- **Exercise directions**
Whenever a line in the records below contains "Build", pick it out.
======== Dataset records
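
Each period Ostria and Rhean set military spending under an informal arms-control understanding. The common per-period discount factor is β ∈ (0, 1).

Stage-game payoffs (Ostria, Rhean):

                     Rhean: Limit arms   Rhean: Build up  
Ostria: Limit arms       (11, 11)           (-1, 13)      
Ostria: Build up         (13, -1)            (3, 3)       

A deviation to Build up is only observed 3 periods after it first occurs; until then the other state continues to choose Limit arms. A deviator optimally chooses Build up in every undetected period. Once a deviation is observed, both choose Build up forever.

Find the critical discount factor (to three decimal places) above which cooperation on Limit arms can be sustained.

A deviator earns 13 for 3 periods, then 3 forever; cooperating earns 11 forever. Multiplying the IC by (1−β):
11 ≥ 13(1−β^3) + 3β^3, so 10·β^3 ≥ 2 and β^3 ≥ 1/5.
β ≥ (1/5)^(1/3) ≈ 0.585.

0.585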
================
- **Finished exercise**
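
                     Rhean: Limit arms   Rhean: Build up  
Ostria: Build up         (13, -1)            (3, 3)       
A deviation to Build up is only observed 3 periods after it first occurs; until then the other state continues to choose Limit arms. A deviator optimally chooses Build up in every undetected period. Once a deviation is observed, both choose Build up forever.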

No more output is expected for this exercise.